TASK DETAILS: This exercise calls for every record to be set down again, exactly and in full.

EXTRACTED ENTRIES:
********
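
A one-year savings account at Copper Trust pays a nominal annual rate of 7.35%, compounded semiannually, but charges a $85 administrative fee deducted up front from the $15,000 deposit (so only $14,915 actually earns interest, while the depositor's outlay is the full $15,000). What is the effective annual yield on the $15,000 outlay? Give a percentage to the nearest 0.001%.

6.876%

Value after one year: 14,915 × (1 + 0.0735/2)^2 = 14,915 × 1.074851 = $16,031.40.
Effective yield on the $15,000 outlay: 16,031.40 / 15,000 − 1 = 0.068760 = 6.876%.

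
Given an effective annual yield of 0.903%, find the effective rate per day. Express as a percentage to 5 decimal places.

The per-day rate i satisfies (1 + i)^365 = 1 + 0.00903.
i = 1.00903^(1/365) − 1 = 0.0000246 = 0.00246%.

0.00246%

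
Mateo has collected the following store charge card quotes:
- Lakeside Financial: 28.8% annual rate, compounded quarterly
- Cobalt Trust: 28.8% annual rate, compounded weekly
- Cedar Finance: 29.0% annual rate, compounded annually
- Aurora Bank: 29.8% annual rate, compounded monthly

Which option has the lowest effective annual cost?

Lakeside Financial: (1 + 0.288/4)^4 − 1 = 32.062%
Cobalt Trust: (1 + 0.288/52)^52 − 1 = 33.270%
Cedar Finance: compounded annually, EAR = 29.000%
Aurora Bank: (1 + 0.298/12)^12 − 1 = 34.227%
The lowest effective annual rate is Cedar Finance at 29.000%.

Cedar Finance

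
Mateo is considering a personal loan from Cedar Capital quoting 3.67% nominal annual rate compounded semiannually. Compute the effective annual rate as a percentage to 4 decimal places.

3.7037%

EAR = (1 + 0.0367/2)^2 − 1.
= (1 + 0.018350)^2 − 1 = 1.037037 − 1 = 3.7037%.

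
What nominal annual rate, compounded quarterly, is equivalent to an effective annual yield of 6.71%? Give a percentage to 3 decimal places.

(1 + r/4)^4 − 1 = 0.0671, so 1 + r/4 = 1.0671^(1/4).
r/4 = 0.016369, so r = 0.065475 = 6.547%.

6.547%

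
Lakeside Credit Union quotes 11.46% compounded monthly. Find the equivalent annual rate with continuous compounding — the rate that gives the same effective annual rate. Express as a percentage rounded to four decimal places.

EAR = (1 + 0.1146/12)^12 − 1 = 0.120815.
Equivalent continuous rate: r = ln(1 + 0.120815) = 0.114056 = 11.4056%.

11.4056%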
********
FINAL ANSWER:
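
A one-year savings account at Copper Trust pays a nominal annual rate of 7.35%, compounded semiannually, but charges a $85 administrative fee deducted up front from the $15,000 deposit (so only $14,915 actually earns interest, while the depositor's outlay is the full $15,000). What is the effective annual yield on the $15,000 outlay? Give a percentage to the nearest 0.001%.

6.876%

Value after one year: 14,915 × (1 + 0.0735/2)^2 = 14,915 × 1.074851 = $16,031.40.
Effective yield on the $15,000 outlay: 16,031.40 / 15,000 − 1 = 0.068760 = 6.876%.

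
Given an effective annual yield of 0.903%, find the effective rate per day. Express as a percentage to 5 decimal places.

The per-day rate i satisfies (1 + i)^365 = 1 + 0.00903.
i = 1.00903^(1/365) − 1 = 0.0000246 = 0.00246%.

0.00246%

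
Mateo has collected the following store charge card quotes:
- Lakeside Financial: 28.8% annual rate, compounded quarterly
- Cobalt Trust: 28.8% annual rate, compounded weekly
- Cedar Finance: 29.0% annual rate, compounded annually
- Aurora Bank: 29.8% annual rate, compounded monthly

Which option has the lowest effective annual cost?

Lakeside Financial: (1 + 0.288/4)^4 − 1 = 32.062%
Cobalt Trust: (1 + 0.288/52)^52 − 1 = 33.270%
Cedar Finance: compounded annually, EAR = 29.000%
Aurora Bank: (1 + 0.298/12)^12 − 1 = 34.227%
The lowest effective annual rate is Cedar Finance at 29.000%.

Cedar Finance

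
Mateo is considering a personal loan from Cedar Capital quoting 3.67% nominal annual rate compounded semiannually. Compute the effective annual rate as a percentage to 4 decimal places.

3.7037%

EAR = (1 + 0.0367/2)^2 − 1.
= (1 + 0.018350)^2 − 1 = 1.037037 − 1 = 3.7037%.

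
What nominal annual rate, compounded quarterly, is equivalent to an effective annual yield of 6.71%? Give a percentage to 3 decimal places.

(1 + r/4)^4 − 1 = 0.0671, so 1 + r/4 = 1.0671^(1/4).
r/4 = 0.016369, so r = 0.065475 = 6.547%.

6.547%

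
Lakeside Credit Union quotes 11.46% compounded monthly. Find the equivalent annual rate with continuous compounding — the rate that gives the same effective annual rate. Express as a percentage rounded to four decimal places.

EAR = (1 + 0.1146/12)^12 − 1 = 0.120815.
Equivalent continuous rate: r = ln(1 + 0.120815) = 0.114056 = 11.4056%.

11.4056%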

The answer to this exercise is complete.